*** Begin section ***

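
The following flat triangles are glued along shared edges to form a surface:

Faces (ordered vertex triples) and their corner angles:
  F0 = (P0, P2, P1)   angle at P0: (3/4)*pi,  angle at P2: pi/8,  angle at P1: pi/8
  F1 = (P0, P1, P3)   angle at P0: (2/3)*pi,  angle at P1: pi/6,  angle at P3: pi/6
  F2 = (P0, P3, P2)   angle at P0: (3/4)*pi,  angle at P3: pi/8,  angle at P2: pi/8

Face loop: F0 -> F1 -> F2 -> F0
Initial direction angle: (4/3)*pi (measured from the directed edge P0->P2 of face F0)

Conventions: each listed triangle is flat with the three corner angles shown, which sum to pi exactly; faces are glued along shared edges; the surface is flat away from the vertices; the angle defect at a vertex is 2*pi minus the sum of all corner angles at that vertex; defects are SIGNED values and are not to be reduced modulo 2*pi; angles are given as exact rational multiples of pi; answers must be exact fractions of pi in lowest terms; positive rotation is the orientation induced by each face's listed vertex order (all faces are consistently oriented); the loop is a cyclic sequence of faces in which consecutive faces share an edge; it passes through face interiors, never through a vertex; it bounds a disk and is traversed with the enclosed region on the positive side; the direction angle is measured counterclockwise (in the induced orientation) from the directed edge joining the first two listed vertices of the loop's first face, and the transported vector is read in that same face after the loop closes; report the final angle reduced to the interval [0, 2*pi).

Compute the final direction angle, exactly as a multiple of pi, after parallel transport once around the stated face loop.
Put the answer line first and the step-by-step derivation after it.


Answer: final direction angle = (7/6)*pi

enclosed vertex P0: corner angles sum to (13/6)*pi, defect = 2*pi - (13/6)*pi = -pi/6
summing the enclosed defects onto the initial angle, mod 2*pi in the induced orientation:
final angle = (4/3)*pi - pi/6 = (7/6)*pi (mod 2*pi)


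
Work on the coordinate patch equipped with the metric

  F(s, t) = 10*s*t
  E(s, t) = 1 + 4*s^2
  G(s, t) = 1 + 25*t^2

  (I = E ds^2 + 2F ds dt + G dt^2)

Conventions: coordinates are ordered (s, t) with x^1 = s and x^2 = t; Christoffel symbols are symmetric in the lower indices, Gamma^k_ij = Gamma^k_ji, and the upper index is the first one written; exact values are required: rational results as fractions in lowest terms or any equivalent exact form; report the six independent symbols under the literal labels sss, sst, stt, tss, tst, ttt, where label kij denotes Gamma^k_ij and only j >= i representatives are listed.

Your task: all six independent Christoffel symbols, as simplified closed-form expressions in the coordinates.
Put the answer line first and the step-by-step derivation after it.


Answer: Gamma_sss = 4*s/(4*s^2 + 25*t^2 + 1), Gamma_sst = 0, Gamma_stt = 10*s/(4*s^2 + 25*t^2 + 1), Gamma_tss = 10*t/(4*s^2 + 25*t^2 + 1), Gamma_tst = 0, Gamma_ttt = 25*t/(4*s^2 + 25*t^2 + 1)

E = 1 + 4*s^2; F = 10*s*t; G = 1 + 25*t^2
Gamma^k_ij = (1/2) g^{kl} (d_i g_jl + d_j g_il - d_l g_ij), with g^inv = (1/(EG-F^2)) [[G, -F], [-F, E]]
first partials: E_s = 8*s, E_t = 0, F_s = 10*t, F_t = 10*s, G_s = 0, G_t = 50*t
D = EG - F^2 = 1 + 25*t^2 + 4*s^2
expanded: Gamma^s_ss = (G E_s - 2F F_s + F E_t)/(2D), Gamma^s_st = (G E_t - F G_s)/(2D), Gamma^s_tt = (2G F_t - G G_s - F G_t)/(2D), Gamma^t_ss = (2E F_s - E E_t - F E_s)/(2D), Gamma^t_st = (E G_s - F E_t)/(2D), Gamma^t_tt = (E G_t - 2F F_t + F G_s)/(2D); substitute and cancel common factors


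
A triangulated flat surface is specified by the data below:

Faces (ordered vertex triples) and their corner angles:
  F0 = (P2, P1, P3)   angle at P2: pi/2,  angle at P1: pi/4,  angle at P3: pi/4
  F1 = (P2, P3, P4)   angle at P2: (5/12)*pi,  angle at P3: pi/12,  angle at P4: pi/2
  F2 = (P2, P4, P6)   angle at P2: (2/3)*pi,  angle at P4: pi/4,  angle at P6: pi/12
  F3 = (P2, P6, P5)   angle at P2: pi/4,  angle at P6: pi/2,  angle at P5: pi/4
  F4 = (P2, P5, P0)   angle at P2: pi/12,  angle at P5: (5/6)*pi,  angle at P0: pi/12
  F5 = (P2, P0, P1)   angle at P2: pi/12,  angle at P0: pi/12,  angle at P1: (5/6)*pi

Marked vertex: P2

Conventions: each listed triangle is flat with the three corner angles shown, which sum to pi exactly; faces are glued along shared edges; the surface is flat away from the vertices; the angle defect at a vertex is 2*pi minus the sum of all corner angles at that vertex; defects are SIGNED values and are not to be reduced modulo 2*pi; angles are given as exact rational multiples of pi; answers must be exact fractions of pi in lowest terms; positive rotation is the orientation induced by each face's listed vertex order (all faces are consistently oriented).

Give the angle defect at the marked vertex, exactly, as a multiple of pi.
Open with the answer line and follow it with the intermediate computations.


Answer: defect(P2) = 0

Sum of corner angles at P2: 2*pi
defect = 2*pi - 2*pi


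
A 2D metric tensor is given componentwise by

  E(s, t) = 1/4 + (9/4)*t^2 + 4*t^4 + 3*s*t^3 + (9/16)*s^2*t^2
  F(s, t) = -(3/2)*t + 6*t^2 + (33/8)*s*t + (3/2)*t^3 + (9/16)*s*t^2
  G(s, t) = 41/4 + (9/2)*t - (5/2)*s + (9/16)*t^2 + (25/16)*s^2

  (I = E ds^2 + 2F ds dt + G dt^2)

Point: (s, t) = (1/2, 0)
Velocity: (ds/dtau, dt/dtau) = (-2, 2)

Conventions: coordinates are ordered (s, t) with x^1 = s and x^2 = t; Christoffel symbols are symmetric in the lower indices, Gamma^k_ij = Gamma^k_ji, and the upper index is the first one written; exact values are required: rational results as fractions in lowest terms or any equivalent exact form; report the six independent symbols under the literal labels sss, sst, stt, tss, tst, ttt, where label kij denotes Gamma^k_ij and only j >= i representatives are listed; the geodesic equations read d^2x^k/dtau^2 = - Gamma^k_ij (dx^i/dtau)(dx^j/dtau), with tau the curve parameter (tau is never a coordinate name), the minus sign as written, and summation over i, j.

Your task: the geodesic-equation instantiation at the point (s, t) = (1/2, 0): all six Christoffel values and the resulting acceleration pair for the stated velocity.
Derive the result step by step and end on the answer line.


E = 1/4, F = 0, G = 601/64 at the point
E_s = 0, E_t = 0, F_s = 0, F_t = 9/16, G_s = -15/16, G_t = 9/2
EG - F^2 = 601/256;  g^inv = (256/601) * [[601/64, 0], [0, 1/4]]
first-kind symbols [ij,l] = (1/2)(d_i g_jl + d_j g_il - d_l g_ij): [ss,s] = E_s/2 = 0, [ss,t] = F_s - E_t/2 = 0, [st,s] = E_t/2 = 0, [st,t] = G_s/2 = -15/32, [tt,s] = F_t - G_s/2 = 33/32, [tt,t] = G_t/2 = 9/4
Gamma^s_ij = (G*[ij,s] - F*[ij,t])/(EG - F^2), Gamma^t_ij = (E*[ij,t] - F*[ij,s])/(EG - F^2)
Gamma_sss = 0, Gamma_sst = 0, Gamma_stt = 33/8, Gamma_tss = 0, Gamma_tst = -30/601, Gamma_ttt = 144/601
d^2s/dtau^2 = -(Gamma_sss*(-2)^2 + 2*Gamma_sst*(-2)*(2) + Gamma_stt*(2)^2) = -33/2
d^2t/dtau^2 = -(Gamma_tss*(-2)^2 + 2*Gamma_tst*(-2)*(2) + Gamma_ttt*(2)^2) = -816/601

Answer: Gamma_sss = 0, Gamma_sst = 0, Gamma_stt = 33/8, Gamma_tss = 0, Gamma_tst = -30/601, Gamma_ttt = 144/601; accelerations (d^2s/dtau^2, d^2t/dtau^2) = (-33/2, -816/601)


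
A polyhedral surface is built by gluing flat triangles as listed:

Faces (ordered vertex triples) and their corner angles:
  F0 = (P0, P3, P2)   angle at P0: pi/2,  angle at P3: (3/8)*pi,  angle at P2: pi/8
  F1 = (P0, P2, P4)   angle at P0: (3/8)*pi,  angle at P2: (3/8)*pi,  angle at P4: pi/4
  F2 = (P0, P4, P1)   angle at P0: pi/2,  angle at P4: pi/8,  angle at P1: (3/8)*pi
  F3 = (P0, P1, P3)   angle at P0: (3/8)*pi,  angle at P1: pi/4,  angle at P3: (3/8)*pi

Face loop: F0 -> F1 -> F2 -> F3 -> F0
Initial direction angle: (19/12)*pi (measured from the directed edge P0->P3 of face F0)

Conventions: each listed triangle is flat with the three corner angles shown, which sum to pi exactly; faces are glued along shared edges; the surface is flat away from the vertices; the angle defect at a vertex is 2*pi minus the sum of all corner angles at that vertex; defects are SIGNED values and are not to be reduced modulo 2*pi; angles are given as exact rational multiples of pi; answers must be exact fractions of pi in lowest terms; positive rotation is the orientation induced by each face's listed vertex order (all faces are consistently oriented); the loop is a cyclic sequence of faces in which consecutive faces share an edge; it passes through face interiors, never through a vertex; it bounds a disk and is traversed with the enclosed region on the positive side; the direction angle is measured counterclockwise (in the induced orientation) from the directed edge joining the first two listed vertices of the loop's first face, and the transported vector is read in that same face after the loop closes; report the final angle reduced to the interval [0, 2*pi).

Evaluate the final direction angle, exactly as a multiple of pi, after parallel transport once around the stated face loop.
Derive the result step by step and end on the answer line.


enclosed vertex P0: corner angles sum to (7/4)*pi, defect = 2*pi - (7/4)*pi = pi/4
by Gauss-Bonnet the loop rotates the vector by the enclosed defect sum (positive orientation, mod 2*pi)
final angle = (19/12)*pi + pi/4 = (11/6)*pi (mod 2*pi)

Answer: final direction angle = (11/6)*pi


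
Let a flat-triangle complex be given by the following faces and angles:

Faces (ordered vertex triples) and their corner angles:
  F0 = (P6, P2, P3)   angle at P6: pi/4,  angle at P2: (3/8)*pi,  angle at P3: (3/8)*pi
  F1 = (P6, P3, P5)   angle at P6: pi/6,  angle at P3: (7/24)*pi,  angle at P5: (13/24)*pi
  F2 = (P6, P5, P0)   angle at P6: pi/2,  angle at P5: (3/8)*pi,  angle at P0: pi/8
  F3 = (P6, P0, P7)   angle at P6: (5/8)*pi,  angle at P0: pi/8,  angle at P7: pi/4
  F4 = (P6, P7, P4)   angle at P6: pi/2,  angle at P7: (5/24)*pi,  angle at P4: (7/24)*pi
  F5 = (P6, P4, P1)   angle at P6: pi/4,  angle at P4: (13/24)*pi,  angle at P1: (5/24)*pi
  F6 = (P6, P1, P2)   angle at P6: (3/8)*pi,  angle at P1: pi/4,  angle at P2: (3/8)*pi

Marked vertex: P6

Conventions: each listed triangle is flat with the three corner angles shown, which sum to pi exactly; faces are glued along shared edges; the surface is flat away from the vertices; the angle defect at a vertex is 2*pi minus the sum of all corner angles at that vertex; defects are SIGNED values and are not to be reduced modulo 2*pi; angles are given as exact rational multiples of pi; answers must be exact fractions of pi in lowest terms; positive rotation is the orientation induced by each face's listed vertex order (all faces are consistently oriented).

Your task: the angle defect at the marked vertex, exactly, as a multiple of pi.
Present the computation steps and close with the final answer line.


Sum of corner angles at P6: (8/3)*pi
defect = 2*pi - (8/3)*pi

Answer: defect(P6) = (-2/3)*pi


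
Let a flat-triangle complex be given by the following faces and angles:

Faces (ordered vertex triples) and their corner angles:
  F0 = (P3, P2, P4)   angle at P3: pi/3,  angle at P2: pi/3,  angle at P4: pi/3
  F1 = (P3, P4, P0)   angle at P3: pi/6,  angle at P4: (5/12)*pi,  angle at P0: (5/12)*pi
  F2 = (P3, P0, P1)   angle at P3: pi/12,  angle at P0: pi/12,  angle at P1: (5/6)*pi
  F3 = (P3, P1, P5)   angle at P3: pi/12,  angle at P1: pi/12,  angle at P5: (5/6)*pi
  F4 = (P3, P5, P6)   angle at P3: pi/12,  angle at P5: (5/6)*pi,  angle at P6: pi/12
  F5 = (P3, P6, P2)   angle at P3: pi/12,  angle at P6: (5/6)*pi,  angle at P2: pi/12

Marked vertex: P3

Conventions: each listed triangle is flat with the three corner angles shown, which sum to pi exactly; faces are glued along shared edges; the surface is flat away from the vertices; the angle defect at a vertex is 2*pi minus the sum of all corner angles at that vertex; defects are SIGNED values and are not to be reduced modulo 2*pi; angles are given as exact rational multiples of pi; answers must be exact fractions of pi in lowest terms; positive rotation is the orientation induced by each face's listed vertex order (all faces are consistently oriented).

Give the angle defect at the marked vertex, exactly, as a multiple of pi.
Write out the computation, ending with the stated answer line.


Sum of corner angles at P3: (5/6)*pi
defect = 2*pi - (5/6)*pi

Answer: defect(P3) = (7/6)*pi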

*** End section ***

== Work to be completed ==
Look above for the line containing "G(s, t) = 41/4". Output from there through the line containing "Velocity: (ds/dtau, dt/dtau) = (-2, 2)", exactly and inclusively.

== Output below ==
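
  G(s, t) = 41/4 + (9/2)*t - (5/2)*s + (9/16)*t^2 + (25/16)*s^2

  (I = E ds^2 + 2F ds dt + G dt^2)

Point: (s, t) = (1/2, 0)
Velocity: (ds/dtau, dt/dtau) = (-2, 2)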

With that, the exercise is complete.